━━ Dataset entries
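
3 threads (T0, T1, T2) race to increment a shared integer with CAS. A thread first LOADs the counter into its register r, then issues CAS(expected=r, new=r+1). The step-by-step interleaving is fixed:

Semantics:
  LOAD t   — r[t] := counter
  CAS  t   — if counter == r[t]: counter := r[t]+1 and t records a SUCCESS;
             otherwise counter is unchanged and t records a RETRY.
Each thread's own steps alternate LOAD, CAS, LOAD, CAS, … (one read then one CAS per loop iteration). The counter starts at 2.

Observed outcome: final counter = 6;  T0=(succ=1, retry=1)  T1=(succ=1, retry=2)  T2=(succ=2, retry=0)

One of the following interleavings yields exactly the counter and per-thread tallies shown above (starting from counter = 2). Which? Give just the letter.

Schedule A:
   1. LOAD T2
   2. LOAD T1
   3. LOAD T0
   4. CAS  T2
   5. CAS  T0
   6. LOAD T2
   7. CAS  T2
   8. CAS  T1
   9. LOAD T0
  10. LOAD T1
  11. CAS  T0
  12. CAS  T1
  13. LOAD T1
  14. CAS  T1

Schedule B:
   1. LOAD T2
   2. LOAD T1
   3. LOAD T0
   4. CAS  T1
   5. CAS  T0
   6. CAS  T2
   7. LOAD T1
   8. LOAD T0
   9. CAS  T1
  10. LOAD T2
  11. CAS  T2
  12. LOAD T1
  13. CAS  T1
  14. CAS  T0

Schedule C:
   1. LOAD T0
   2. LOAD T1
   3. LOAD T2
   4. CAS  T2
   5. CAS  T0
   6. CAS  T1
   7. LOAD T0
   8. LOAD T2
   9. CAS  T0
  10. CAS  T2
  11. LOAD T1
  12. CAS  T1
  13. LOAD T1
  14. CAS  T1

A

Simulating candidate A:
#1 T2 reads 2
#2 T1 reads 2
#3 T0 reads 2
#4 T2 CAS(2→3) writes; counter now 3
#5 T0 CAS(2→3) fails; counter now 3
#6 T2 reads 3
#7 T2 CAS(3→4) writes; counter now 4
#8 T1 CAS(2→3) fails; counter now 4
#9 T0 reads 4
#10 T1 reads 4
#11 T0 CAS(4→5) writes; counter now 5
#12 T1 CAS(4→5) fails; counter now 5
#13 T1 reads 5
#14 T1 CAS(5→6) writes; counter now 6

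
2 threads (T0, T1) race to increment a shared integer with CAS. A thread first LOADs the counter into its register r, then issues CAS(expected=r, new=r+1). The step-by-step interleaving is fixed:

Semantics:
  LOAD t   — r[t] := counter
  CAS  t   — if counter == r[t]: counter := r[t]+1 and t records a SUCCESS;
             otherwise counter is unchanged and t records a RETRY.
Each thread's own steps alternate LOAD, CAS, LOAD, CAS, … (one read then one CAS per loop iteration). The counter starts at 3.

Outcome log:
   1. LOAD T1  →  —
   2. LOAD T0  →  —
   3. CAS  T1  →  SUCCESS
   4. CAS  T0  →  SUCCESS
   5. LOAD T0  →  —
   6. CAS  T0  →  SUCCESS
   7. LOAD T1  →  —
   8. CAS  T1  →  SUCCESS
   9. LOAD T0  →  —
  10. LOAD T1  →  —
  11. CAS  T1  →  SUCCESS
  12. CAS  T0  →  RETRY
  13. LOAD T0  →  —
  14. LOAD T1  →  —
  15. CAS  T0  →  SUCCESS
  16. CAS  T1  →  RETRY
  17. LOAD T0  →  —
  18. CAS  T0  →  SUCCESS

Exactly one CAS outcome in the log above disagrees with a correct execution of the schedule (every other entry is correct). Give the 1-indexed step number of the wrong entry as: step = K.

Reference trace:
   1) LOAD T1:  M=3  r_T1=3
   2) LOAD T0:  M=3  r_T0=3
   3) CAS  T1:  M=4  r_T1=3 ✓
   4) CAS  T0:  M=4  r_T0=3 ✗
   5) LOAD T0:  M=4  r_T0=4
   6) CAS  T0:  M=5  r_T0=4 ✓
   7) LOAD T1:  M=5  r_T1=5
   8) CAS  T1:  M=6  r_T1=5 ✓
   9) LOAD T0:  M=6  r_T0=6
  10) LOAD T1:  M=6  r_T1=6
  11) CAS  T1:  M=7  r_T1=6 ✓
  12) CAS  T0:  M=7  r_T0=6 ✗
  13) LOAD T0:  M=7  r_T0=7
  14) LOAD T1:  M=7  r_T1=7
  15) CAS  T0:  M=8  r_T0=7 ✓
  16) CAS  T1:  M=8  r_T1=7 ✗
  17) LOAD T0:  M=8  r_T0=8
  18) CAS  T0:  M=9  r_T0=8 ✓
Flip is step 4.

step = 4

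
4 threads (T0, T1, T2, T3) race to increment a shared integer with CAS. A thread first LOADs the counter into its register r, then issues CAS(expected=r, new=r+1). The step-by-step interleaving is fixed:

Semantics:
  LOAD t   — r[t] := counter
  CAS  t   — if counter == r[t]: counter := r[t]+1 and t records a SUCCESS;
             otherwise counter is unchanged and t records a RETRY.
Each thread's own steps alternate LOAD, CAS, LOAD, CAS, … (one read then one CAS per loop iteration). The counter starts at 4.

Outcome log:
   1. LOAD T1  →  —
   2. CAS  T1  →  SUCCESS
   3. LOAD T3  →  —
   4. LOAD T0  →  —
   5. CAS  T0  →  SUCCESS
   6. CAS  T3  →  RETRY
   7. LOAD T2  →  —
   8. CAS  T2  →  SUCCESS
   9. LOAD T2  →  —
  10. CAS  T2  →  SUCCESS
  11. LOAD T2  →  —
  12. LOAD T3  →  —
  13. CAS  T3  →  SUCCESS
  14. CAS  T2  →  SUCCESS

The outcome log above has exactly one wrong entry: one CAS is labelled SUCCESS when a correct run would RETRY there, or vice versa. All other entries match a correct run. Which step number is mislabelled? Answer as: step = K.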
━━━━
> Prompt
Find every line in the records that uses the string "increment", then copy it.

> Exercise result
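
3 threads (T0, T1, T2) race to increment a shared integer with CAS. A thread first LOADs the counter into its register r, then issues CAS(expected=r, new=r+1). The step-by-step interleaving is fixed:
2 threads (T0, T1) race to increment a shared integer with CAS. A thread first LOADs the counter into its register r, then issues CAS(expected=r, new=r+1). The step-by-step interleaving is fixed:
4 threads (T0, T1, T2, T3) race to increment a shared integer with CAS. A thread first LOADs the counter into its register r, then issues CAS(expected=r, new=r+1). The step-by-step interleaving is fixed: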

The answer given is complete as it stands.